Work request> Examine the listing below and state how many of its lines contain the word "graph". Write only the number.

Records>
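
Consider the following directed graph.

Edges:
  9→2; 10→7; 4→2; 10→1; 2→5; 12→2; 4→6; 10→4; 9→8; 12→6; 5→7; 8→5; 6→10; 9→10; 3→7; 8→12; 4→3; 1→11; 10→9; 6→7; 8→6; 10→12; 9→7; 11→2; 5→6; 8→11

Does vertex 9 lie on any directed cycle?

Yes

9 is on a cycle iff 9 can reach itself via ≥1 edge.
9 → 10 → 9 — yes.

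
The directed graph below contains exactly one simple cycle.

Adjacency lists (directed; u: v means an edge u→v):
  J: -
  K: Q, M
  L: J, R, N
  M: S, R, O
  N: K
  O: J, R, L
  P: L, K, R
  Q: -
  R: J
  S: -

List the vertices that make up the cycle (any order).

K, L, M, N, O

DFS with gray/black marking from K:
K gray
  Q gray
  Q black
  M gray
    S gray
    S black
    R gray
      J gray
      J black
    R black
    O gray
      O→J: J black — skip
      O→R: R black — skip
      L gray
        L→J: J black — skip
        L→R: R black — skip
        N gray
          N→K: K is gray → back edge
Back edge closes the cycle K → M → O → L → N → K; its vertices are {K, L, M, N, O}.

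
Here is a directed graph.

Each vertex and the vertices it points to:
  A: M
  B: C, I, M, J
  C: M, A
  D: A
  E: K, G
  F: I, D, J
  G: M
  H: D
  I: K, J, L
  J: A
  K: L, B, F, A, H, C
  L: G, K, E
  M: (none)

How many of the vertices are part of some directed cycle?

6

A vertex is on a directed cycle iff it belongs to a strongly connected component of size ≥ 2 (or has a self-loop).
The vertices on cycles are {B, E, F, I, K, L} — 6 in total.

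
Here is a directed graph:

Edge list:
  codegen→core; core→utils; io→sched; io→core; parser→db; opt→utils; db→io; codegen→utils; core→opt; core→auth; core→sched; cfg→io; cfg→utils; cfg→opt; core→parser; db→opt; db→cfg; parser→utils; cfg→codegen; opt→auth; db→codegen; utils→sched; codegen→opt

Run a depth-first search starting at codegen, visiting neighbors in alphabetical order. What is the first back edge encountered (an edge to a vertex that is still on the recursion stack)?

cfg->codegen

DFS from codegen (visiting neighbors in alphabetical order); mark gray on enter, black on exit:
codegen gray
  core gray
    auth gray
    auth black
    opt gray
      opt→auth: auth black — skip
      utils gray
        sched gray
        sched black
      utils black
    opt black
    parser gray
      db gray
        cfg gray
          cfg→codegen: codegen is gray → back edge
First back edge: cfg → codegen.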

Response area> 4